---- Excerpted data

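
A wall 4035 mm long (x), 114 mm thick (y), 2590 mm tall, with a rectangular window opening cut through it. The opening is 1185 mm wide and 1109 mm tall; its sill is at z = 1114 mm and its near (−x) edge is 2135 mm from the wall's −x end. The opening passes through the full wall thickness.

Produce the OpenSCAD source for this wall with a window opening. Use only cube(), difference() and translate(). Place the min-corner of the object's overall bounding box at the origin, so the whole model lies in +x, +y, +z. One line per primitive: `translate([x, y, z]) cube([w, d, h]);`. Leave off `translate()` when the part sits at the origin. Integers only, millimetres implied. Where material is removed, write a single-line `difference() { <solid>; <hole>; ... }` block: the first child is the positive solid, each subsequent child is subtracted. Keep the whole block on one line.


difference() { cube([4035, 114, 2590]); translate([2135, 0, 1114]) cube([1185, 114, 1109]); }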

--------
---- Excerpted data

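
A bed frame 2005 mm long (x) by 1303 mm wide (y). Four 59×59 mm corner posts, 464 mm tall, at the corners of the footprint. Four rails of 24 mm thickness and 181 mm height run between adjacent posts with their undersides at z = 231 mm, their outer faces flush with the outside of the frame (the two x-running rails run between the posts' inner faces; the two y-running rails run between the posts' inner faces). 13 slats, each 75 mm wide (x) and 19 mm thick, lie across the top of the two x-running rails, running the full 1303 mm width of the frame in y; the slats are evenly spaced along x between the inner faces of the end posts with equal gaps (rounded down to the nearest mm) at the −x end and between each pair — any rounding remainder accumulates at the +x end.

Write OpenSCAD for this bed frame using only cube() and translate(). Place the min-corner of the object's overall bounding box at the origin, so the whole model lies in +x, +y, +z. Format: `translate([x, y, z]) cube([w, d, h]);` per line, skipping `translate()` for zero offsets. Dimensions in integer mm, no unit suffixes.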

--------
---- Excerpted data

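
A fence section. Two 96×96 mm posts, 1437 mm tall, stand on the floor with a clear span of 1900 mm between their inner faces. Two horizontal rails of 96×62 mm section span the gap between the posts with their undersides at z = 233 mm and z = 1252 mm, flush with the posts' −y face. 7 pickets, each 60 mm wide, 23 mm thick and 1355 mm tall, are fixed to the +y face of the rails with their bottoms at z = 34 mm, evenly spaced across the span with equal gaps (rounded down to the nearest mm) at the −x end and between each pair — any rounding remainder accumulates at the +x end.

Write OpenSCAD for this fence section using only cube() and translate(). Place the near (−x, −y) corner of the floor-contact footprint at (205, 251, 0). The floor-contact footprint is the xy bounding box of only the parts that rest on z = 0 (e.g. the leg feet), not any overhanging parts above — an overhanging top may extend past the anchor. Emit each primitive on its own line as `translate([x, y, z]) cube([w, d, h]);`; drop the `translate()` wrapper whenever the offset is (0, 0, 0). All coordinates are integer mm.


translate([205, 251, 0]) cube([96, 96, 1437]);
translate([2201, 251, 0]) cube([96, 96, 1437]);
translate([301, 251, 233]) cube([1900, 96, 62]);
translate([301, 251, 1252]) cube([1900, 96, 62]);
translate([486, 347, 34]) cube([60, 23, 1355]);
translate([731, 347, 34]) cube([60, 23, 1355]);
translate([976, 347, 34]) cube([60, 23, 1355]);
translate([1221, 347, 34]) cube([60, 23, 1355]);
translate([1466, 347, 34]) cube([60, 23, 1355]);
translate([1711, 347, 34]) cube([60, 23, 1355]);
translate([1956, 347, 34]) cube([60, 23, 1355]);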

--------

**Problem description**. Given the records above, reproduce precisely and only the lines between the line holding "A bed frame" and the line holding "Write OpenSCAD for this bed", inclusive.

**Solution for this problem**.
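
A bed frame 2005 mm long (x) by 1303 mm wide (y). Four 59×59 mm corner posts, 464 mm tall, at the corners of the footprint. Four rails of 24 mm thickness and 181 mm height run between adjacent posts with their undersides at z = 231 mm, their outer faces flush with the outside of the frame (the two x-running rails run between the posts' inner faces; the two y-running rails run between the posts' inner faces). 13 slats, each 75 mm wide (x) and 19 mm thick, lie across the top of the two x-running rails, running the full 1303 mm width of the frame in y; the slats are evenly spaced along x between the inner faces of the end posts with equal gaps (rounded down to the nearest mm) at the −x end and between each pair — any rounding remainder accumulates at the +x end.

Write OpenSCAD for this bed frame using only cube() and translate(). Place the min-corner of the object's overall bounding box at the origin, so the whole model lies in +x, +y, +z. Format: `translate([x, y, z]) cube([w, d, h]);` per line, skipping `translate()` for zero offsets. Dimensions in integer mm, no unit suffixes.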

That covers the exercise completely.